Report back every line below that carries the word "accumulates".

Data items
-*-

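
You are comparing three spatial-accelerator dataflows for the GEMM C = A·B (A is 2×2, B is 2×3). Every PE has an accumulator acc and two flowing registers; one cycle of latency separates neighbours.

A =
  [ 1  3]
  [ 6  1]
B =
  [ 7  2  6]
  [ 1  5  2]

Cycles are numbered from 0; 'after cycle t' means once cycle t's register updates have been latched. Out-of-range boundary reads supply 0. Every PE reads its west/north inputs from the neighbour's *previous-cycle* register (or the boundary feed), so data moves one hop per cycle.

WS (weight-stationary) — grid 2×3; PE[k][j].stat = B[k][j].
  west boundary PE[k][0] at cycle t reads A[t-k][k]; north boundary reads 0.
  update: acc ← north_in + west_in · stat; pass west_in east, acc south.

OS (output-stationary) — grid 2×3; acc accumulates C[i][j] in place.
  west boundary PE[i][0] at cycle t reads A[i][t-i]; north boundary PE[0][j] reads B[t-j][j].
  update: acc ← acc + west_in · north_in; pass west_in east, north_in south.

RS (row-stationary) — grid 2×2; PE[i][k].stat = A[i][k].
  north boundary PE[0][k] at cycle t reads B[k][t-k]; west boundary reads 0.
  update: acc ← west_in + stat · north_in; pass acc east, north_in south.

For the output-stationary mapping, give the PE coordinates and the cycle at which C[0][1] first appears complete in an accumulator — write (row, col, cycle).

(row, col, cycle) = (0, 1, 2)

Under OS, C[0][1] lands at PE[0][1]:
  after 0 — PE[0][1] acc=0, pass-E 0, pass-S 0
  after 1 — PE[0][1] acc=2, pass-E 1, pass-S 2
  after 2 — PE[0][1] acc=17, pass-E 3, pass-S 5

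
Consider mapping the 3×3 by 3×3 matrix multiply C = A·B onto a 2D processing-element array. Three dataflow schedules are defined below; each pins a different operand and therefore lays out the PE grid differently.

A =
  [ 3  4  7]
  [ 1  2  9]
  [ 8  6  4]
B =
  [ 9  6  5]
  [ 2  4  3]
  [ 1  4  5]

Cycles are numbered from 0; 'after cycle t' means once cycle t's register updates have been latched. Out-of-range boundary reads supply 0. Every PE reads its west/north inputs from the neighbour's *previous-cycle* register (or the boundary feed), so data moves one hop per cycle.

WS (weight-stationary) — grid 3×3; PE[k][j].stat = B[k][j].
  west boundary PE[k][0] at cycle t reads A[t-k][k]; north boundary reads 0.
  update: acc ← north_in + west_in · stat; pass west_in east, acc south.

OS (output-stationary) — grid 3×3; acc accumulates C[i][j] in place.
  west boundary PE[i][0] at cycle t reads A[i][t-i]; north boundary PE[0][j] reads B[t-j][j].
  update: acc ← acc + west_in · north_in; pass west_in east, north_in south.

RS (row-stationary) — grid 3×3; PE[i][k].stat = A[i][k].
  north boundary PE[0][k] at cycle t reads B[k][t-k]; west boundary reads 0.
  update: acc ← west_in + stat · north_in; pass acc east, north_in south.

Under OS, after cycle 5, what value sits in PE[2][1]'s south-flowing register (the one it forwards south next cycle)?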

-*-

ANSWER SECTION
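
OS (output-stationary) — grid 2×3; acc accumulates C[i][j] in place.
OS (output-stationary) — grid 3×3; acc accumulates C[i][j] in place.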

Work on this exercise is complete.